(Items listed in a dataset)
┌──

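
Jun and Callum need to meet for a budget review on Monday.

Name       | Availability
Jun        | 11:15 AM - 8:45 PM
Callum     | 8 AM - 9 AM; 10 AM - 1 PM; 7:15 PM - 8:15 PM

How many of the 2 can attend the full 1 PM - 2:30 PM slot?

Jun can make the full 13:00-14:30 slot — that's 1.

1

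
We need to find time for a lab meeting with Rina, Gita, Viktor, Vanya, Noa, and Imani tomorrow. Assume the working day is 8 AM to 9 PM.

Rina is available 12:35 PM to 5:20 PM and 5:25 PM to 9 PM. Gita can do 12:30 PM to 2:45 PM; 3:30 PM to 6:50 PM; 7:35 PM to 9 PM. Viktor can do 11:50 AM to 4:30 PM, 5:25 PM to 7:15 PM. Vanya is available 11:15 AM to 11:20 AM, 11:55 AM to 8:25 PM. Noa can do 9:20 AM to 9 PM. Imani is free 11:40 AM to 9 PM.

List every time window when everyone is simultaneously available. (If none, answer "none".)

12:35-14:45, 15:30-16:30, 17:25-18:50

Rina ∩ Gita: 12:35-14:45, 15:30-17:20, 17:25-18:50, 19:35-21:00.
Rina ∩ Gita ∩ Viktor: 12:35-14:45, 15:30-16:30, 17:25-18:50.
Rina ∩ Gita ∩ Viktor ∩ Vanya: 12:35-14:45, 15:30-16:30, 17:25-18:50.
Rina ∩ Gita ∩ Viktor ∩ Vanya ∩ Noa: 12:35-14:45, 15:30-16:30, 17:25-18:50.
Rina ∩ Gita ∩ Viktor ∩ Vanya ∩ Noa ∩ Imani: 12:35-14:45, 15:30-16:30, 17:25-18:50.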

└──
┌──

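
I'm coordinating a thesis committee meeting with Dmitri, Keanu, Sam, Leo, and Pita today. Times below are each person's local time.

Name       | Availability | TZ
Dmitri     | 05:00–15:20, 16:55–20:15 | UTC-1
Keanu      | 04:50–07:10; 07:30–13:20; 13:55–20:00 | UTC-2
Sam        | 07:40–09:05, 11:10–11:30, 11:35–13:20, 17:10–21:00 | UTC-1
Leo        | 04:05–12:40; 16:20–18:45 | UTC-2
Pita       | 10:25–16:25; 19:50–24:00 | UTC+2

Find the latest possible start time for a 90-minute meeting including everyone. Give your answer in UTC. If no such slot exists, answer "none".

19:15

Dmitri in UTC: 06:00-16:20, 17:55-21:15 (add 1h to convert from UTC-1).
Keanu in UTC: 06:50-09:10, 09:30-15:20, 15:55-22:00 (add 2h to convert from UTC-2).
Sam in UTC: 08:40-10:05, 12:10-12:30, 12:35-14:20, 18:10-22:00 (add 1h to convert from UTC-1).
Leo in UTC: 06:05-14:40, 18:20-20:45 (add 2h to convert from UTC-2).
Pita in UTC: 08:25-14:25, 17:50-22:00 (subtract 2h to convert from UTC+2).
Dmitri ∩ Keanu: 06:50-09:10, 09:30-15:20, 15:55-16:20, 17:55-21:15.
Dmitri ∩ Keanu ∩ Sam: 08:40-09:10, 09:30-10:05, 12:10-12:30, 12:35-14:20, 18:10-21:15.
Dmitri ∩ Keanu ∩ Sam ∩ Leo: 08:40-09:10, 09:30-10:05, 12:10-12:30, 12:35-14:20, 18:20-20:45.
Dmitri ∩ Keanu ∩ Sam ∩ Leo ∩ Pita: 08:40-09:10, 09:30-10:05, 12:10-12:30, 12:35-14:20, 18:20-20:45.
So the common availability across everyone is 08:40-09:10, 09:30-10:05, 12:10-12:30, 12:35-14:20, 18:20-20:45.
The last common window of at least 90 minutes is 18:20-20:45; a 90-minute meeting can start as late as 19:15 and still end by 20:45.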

└──

▶ [WHAT THE TASK REQUIRES] Only one stretch of the data above is needed. Restate it word for word, from the line containing "Jun and Callum" through the line containing "Rina is available", both ends included.

▶ [WRITTEN RESPONSE]
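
Jun and Callum need to meet for a budget review on Monday.

Name       | Availability
Jun        | 11:15 AM - 8:45 PM
Callum     | 8 AM - 9 AM; 10 AM - 1 PM; 7:15 PM - 8:15 PM

How many of the 2 can attend the full 1 PM - 2:30 PM slot?

Jun can make the full 13:00-14:30 slot — that's 1.

1

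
We need to find time for a lab meeting with Rina, Gita, Viktor, Vanya, Noa, and Imani tomorrow. Assume the working day is 8 AM to 9 PM.

Rina is available 12:35 PM to 5:20 PM and 5:25 PM to 9 PM. Gita can do 12:30 PM to 2:45 PM; 3:30 PM to 6:50 PM; 7:35 PM to 9 PM. Viktor can do 11:50 AM to 4:30 PM, 5:25 PM to 7:15 PM. Vanya is available 11:15 AM to 11:20 AM, 11:55 AM to 8:25 PM. Noa can do 9:20 AM to 9 PM. Imani is free 11:40 AM to 9 PM.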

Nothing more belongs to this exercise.